▸ **Aim of the exercise**
Reprint every line of the data, keeping each character intact.

▸ **Data excerpts**
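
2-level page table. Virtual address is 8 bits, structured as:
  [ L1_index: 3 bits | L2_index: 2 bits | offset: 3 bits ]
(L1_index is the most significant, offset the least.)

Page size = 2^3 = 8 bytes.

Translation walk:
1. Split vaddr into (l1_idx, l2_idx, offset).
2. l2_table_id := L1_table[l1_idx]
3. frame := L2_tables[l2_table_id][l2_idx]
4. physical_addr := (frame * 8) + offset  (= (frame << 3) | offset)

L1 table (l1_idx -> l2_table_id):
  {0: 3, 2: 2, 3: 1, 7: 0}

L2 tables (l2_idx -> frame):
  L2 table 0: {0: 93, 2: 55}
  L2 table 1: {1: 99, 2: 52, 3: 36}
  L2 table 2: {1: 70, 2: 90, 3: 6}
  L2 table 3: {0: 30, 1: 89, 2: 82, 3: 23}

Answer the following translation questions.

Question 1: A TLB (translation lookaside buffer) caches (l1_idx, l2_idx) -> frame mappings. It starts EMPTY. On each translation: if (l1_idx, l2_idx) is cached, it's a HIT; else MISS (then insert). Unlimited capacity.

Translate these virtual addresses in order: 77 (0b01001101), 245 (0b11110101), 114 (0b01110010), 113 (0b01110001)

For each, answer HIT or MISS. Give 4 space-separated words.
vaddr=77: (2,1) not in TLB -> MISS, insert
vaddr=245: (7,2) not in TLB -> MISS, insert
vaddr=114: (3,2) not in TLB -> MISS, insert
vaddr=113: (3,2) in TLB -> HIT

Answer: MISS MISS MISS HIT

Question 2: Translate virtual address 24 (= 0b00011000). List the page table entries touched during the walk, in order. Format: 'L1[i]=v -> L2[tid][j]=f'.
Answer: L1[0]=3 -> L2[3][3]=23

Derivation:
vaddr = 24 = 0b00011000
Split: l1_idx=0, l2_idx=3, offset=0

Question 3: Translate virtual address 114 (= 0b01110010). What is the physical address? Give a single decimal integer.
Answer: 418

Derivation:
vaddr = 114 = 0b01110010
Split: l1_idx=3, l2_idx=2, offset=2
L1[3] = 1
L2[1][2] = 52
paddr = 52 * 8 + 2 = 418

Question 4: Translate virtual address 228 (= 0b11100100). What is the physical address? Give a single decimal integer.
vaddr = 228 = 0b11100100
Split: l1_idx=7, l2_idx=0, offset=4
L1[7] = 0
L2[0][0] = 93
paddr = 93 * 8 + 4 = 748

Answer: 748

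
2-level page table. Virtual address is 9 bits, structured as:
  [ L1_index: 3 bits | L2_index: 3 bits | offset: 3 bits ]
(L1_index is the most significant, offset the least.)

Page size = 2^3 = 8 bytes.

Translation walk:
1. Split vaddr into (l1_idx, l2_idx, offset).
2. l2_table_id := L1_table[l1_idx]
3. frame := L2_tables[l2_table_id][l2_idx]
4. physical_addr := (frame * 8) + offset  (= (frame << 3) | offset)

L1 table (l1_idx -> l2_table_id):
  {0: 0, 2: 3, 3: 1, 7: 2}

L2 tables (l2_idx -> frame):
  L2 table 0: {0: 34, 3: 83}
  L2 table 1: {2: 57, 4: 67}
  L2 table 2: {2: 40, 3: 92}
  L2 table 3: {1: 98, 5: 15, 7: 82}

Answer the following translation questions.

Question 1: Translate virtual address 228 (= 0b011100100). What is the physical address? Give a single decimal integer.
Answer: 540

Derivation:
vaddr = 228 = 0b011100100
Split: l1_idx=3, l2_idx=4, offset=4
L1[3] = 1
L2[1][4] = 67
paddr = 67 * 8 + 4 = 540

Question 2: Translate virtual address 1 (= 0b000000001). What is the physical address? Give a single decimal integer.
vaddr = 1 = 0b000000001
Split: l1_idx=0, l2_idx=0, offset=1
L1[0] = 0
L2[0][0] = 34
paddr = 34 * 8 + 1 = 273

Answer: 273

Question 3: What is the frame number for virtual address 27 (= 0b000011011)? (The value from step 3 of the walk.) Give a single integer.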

▸ **Response to the task**
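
2-level page table. Virtual address is 8 bits, structured as:
  [ L1_index: 3 bits | L2_index: 2 bits | offset: 3 bits ]
(L1_index is the most significant, offset the least.)

Page size = 2^3 = 8 bytes.

Translation walk:
1. Split vaddr into (l1_idx, l2_idx, offset).
2. l2_table_id := L1_table[l1_idx]
3. frame := L2_tables[l2_table_id][l2_idx]
4. physical_addr := (frame * 8) + offset  (= (frame << 3) | offset)

L1 table (l1_idx -> l2_table_id):
  {0: 3, 2: 2, 3: 1, 7: 0}

L2 tables (l2_idx -> frame):
  L2 table 0: {0: 93, 2: 55}
  L2 table 1: {1: 99, 2: 52, 3: 36}
  L2 table 2: {1: 70, 2: 90, 3: 6}
  L2 table 3: {0: 30, 1: 89, 2: 82, 3: 23}

Answer the following translation questions.

Question 1: A TLB (translation lookaside buffer) caches (l1_idx, l2_idx) -> frame mappings. It starts EMPTY. On each translation: if (l1_idx, l2_idx) is cached, it's a HIT; else MISS (then insert). Unlimited capacity.

Translate these virtual addresses in order: 77 (0b01001101), 245 (0b11110101), 114 (0b01110010), 113 (0b01110001)

For each, answer HIT or MISS. Give 4 space-separated words.
vaddr=77: (2,1) not in TLB -> MISS, insert
vaddr=245: (7,2) not in TLB -> MISS, insert
vaddr=114: (3,2) not in TLB -> MISS, insert
vaddr=113: (3,2) in TLB -> HIT

Answer: MISS MISS MISS HIT

Question 2: Translate virtual address 24 (= 0b00011000). List the page table entries touched during the walk, in order. Format: 'L1[i]=v -> L2[tid][j]=f'.
Answer: L1[0]=3 -> L2[3][3]=23

Derivation:
vaddr = 24 = 0b00011000
Split: l1_idx=0, l2_idx=3, offset=0

Question 3: Translate virtual address 114 (= 0b01110010). What is the physical address? Give a single decimal integer.
Answer: 418

Derivation:
vaddr = 114 = 0b01110010
Split: l1_idx=3, l2_idx=2, offset=2
L1[3] = 1
L2[1][2] = 52
paddr = 52 * 8 + 2 = 418

Question 4: Translate virtual address 228 (= 0b11100100). What is the physical address? Give a single decimal integer.
vaddr = 228 = 0b11100100
Split: l1_idx=7, l2_idx=0, offset=4
L1[7] = 0
L2[0][0] = 93
paddr = 93 * 8 + 4 = 748

Answer: 748

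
2-level page table. Virtual address is 9 bits, structured as:
  [ L1_index: 3 bits | L2_index: 3 bits | offset: 3 bits ]
(L1_index is the most significant, offset the least.)

Page size = 2^3 = 8 bytes.

Translation walk:
1. Split vaddr into (l1_idx, l2_idx, offset).
2. l2_table_id := L1_table[l1_idx]
3. frame := L2_tables[l2_table_id][l2_idx]
4. physical_addr := (frame * 8) + offset  (= (frame << 3) | offset)

L1 table (l1_idx -> l2_table_id):
  {0: 0, 2: 3, 3: 1, 7: 2}

L2 tables (l2_idx -> frame):
  L2 table 0: {0: 34, 3: 83}
  L2 table 1: {2: 57, 4: 67}
  L2 table 2: {2: 40, 3: 92}
  L2 table 3: {1: 98, 5: 15, 7: 82}

Answer the following translation questions.

Question 1: Translate virtual address 228 (= 0b011100100). What is the physical address? Give a single decimal integer.
Answer: 540

Derivation:
vaddr = 228 = 0b011100100
Split: l1_idx=3, l2_idx=4, offset=4
L1[3] = 1
L2[1][4] = 67
paddr = 67 * 8 + 4 = 540

Question 2: Translate virtual address 1 (= 0b000000001). What is the physical address? Give a single decimal integer.
vaddr = 1 = 0b000000001
Split: l1_idx=0, l2_idx=0, offset=1
L1[0] = 0
L2[0][0] = 34
paddr = 34 * 8 + 1 = 273

Answer: 273

Question 3: What is the frame number for virtual address 27 (= 0b000011011)? (The value from step 3 of the walk.) Give a single integer.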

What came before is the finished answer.